Please return the whole listing word for word.
+++ Data extract +++
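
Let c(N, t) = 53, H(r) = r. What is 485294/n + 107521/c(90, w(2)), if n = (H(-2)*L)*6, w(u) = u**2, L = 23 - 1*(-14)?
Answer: 11009371/11766 ≈ 935.69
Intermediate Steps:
L = 37 (L = 23 + 14 = 37)
n = -444 (n = -2*37*6 = -74*6 = -444)
485294/n + 107521/c(90, w(2)) = 485294/(-444) + 107521/53 = 485294*(-1/444) + 107521*(1/53) = -242647/222 + 107521/53 = 11009371/11766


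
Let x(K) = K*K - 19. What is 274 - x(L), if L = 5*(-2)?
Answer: 193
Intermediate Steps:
L = -10
x(K) = -19 + K² (x(K) = K² - 19 = -19 + K²)
274 - x(L) = 274 - (-19 + (-10)²) = 274 - (-19 + 100) = 274 - 1*81 = 274 - 81 = 193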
+++
Problem solution –
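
Let c(N, t) = 53, H(r) = r. What is 485294/n + 107521/c(90, w(2)), if n = (H(-2)*L)*6, w(u) = u**2, L = 23 - 1*(-14)?
Answer: 11009371/11766 ≈ 935.69
Intermediate Steps:
L = 37 (L = 23 + 14 = 37)
n = -444 (n = -2*37*6 = -74*6 = -444)
485294/n + 107521/c(90, w(2)) = 485294/(-444) + 107521/53 = 485294*(-1/444) + 107521*(1/53) = -242647/222 + 107521/53 = 11009371/11766


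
Let x(K) = K*K - 19. What is 274 - x(L), if L = 5*(-2)?
Answer: 193
Intermediate Steps:
L = -10
x(K) = -19 + K² (x(K) = K² - 19 = -19 + K²)
274 - x(L) = 274 - (-19 + (-10)²) = 274 - (-19 + 100) = 274 - 1*81 = 274 - 81 = 193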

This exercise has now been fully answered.